◆ Work instruction: Reproduce all of the listing below without alteration.
****************
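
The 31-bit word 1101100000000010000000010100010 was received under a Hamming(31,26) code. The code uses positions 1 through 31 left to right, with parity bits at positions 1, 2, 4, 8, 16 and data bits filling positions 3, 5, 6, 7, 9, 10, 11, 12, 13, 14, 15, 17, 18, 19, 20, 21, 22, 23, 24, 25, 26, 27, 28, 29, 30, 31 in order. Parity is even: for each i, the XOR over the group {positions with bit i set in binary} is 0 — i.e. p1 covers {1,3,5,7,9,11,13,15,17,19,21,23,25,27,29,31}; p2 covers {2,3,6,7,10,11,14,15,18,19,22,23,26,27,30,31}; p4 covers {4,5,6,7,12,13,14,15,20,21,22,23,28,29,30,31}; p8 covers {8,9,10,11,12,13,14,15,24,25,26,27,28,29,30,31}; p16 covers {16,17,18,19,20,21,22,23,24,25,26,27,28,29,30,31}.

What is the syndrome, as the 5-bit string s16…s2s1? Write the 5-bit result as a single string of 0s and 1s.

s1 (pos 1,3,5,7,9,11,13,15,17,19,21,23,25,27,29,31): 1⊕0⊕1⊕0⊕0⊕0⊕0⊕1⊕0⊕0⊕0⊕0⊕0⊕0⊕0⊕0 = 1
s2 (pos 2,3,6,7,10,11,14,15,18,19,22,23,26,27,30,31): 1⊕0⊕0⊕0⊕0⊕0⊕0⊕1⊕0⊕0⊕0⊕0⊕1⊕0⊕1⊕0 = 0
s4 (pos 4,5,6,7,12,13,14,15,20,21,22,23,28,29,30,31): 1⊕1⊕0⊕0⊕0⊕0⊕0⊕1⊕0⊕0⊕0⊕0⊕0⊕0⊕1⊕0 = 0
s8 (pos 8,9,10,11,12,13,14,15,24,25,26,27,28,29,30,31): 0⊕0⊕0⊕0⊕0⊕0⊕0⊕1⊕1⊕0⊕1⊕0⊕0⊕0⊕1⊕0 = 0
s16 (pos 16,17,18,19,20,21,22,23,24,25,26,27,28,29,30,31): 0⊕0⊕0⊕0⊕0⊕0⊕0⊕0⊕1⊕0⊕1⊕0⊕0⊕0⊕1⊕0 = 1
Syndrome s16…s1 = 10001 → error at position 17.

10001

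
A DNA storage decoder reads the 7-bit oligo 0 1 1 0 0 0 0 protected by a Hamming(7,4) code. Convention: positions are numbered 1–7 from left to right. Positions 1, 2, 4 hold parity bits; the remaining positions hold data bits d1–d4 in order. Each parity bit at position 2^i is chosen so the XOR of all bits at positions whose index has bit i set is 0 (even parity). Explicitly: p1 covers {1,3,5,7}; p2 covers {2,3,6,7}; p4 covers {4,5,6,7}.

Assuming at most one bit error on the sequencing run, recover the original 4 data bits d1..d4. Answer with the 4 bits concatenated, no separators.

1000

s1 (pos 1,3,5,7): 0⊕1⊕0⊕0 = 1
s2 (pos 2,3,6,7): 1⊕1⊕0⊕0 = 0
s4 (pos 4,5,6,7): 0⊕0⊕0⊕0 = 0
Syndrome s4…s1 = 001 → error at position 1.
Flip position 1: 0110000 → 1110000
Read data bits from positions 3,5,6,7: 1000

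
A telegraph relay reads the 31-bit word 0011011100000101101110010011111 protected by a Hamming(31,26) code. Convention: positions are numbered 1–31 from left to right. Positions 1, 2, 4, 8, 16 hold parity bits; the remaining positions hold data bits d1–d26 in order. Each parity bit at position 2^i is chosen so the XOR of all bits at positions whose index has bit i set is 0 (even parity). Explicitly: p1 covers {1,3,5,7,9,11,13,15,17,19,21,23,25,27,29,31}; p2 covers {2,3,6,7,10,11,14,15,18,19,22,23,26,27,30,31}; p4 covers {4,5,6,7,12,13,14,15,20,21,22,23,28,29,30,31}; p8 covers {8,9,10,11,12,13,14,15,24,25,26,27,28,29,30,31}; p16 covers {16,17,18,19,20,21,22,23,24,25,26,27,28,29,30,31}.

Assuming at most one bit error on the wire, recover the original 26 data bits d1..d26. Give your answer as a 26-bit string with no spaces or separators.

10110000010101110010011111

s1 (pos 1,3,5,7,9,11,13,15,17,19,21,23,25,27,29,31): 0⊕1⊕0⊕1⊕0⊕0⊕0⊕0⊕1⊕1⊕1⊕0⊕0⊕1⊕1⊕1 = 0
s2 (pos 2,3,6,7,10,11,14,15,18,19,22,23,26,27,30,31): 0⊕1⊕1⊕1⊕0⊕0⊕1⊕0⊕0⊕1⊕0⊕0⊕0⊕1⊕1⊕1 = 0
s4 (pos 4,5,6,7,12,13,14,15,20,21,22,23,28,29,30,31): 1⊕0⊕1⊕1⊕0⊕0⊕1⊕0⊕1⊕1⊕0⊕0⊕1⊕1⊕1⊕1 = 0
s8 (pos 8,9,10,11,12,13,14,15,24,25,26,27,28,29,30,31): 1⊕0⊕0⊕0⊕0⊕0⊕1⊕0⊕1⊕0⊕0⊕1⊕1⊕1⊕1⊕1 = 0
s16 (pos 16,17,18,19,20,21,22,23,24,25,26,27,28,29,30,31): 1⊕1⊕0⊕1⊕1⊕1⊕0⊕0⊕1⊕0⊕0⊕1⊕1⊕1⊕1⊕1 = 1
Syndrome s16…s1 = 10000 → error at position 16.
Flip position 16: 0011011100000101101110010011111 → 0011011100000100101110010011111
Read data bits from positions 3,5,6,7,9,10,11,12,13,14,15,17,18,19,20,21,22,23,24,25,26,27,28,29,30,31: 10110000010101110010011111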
****************
◆ Solution to this exercise:
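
The 31-bit word 1101100000000010000000010100010 was received under a Hamming(31,26) code. The code uses positions 1 through 31 left to right, with parity bits at positions 1, 2, 4, 8, 16 and data bits filling positions 3, 5, 6, 7, 9, 10, 11, 12, 13, 14, 15, 17, 18, 19, 20, 21, 22, 23, 24, 25, 26, 27, 28, 29, 30, 31 in order. Parity is even: for each i, the XOR over the group {positions with bit i set in binary} is 0 — i.e. p1 covers {1,3,5,7,9,11,13,15,17,19,21,23,25,27,29,31}; p2 covers {2,3,6,7,10,11,14,15,18,19,22,23,26,27,30,31}; p4 covers {4,5,6,7,12,13,14,15,20,21,22,23,28,29,30,31}; p8 covers {8,9,10,11,12,13,14,15,24,25,26,27,28,29,30,31}; p16 covers {16,17,18,19,20,21,22,23,24,25,26,27,28,29,30,31}.

What is the syndrome, as the 5-bit string s16…s2s1? Write the 5-bit result as a single string of 0s and 1s.

s1 (pos 1,3,5,7,9,11,13,15,17,19,21,23,25,27,29,31): 1⊕0⊕1⊕0⊕0⊕0⊕0⊕1⊕0⊕0⊕0⊕0⊕0⊕0⊕0⊕0 = 1
s2 (pos 2,3,6,7,10,11,14,15,18,19,22,23,26,27,30,31): 1⊕0⊕0⊕0⊕0⊕0⊕0⊕1⊕0⊕0⊕0⊕0⊕1⊕0⊕1⊕0 = 0
s4 (pos 4,5,6,7,12,13,14,15,20,21,22,23,28,29,30,31): 1⊕1⊕0⊕0⊕0⊕0⊕0⊕1⊕0⊕0⊕0⊕0⊕0⊕0⊕1⊕0 = 0
s8 (pos 8,9,10,11,12,13,14,15,24,25,26,27,28,29,30,31): 0⊕0⊕0⊕0⊕0⊕0⊕0⊕1⊕1⊕0⊕1⊕0⊕0⊕0⊕1⊕0 = 0
s16 (pos 16,17,18,19,20,21,22,23,24,25,26,27,28,29,30,31): 0⊕0⊕0⊕0⊕0⊕0⊕0⊕0⊕1⊕0⊕1⊕0⊕0⊕0⊕1⊕0 = 1
Syndrome s16…s1 = 10001 → error at position 17.

10001

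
A DNA storage decoder reads the 7-bit oligo 0 1 1 0 0 0 0 protected by a Hamming(7,4) code. Convention: positions are numbered 1–7 from left to right. Positions 1, 2, 4 hold parity bits; the remaining positions hold data bits d1–d4 in order. Each parity bit at position 2^i is chosen so the XOR of all bits at positions whose index has bit i set is 0 (even parity). Explicitly: p1 covers {1,3,5,7}; p2 covers {2,3,6,7}; p4 covers {4,5,6,7}.

Assuming at most one bit error on the sequencing run, recover the original 4 data bits d1..d4. Answer with the 4 bits concatenated, no separators.

1000

s1 (pos 1,3,5,7): 0⊕1⊕0⊕0 = 1
s2 (pos 2,3,6,7): 1⊕1⊕0⊕0 = 0
s4 (pos 4,5,6,7): 0⊕0⊕0⊕0 = 0
Syndrome s4…s1 = 001 → error at position 1.
Flip position 1: 0110000 → 1110000
Read data bits from positions 3,5,6,7: 1000

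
A telegraph relay reads the 31-bit word 0011011100000101101110010011111 protected by a Hamming(31,26) code. Convention: positions are numbered 1–31 from left to right. Positions 1, 2, 4, 8, 16 hold parity bits; the remaining positions hold data bits d1–d26 in order. Each parity bit at position 2^i is chosen so the XOR of all bits at positions whose index has bit i set is 0 (even parity). Explicitly: p1 covers {1,3,5,7,9,11,13,15,17,19,21,23,25,27,29,31}; p2 covers {2,3,6,7,10,11,14,15,18,19,22,23,26,27,30,31}; p4 covers {4,5,6,7,12,13,14,15,20,21,22,23,28,29,30,31}; p8 covers {8,9,10,11,12,13,14,15,24,25,26,27,28,29,30,31}; p16 covers {16,17,18,19,20,21,22,23,24,25,26,27,28,29,30,31}.

Assuming at most one bit error on the wire, recover the original 26 data bits d1..d26. Give your answer as a 26-bit string with no spaces or separators.

10110000010101110010011111

s1 (pos 1,3,5,7,9,11,13,15,17,19,21,23,25,27,29,31): 0⊕1⊕0⊕1⊕0⊕0⊕0⊕0⊕1⊕1⊕1⊕0⊕0⊕1⊕1⊕1 = 0
s2 (pos 2,3,6,7,10,11,14,15,18,19,22,23,26,27,30,31): 0⊕1⊕1⊕1⊕0⊕0⊕1⊕0⊕0⊕1⊕0⊕0⊕0⊕1⊕1⊕1 = 0
s4 (pos 4,5,6,7,12,13,14,15,20,21,22,23,28,29,30,31): 1⊕0⊕1⊕1⊕0⊕0⊕1⊕0⊕1⊕1⊕0⊕0⊕1⊕1⊕1⊕1 = 0
s8 (pos 8,9,10,11,12,13,14,15,24,25,26,27,28,29,30,31): 1⊕0⊕0⊕0⊕0⊕0⊕1⊕0⊕1⊕0⊕0⊕1⊕1⊕1⊕1⊕1 = 0
s16 (pos 16,17,18,19,20,21,22,23,24,25,26,27,28,29,30,31): 1⊕1⊕0⊕1⊕1⊕1⊕0⊕0⊕1⊕0⊕0⊕1⊕1⊕1⊕1⊕1 = 1
Syndrome s16…s1 = 10000 → error at position 16.
Flip position 16: 0011011100000101101110010011111 → 0011011100000100101110010011111
Read data bits from positions 3,5,6,7,9,10,11,12,13,14,15,17,18,19,20,21,22,23,24,25,26,27,28,29,30,31: 10110000010101110010011111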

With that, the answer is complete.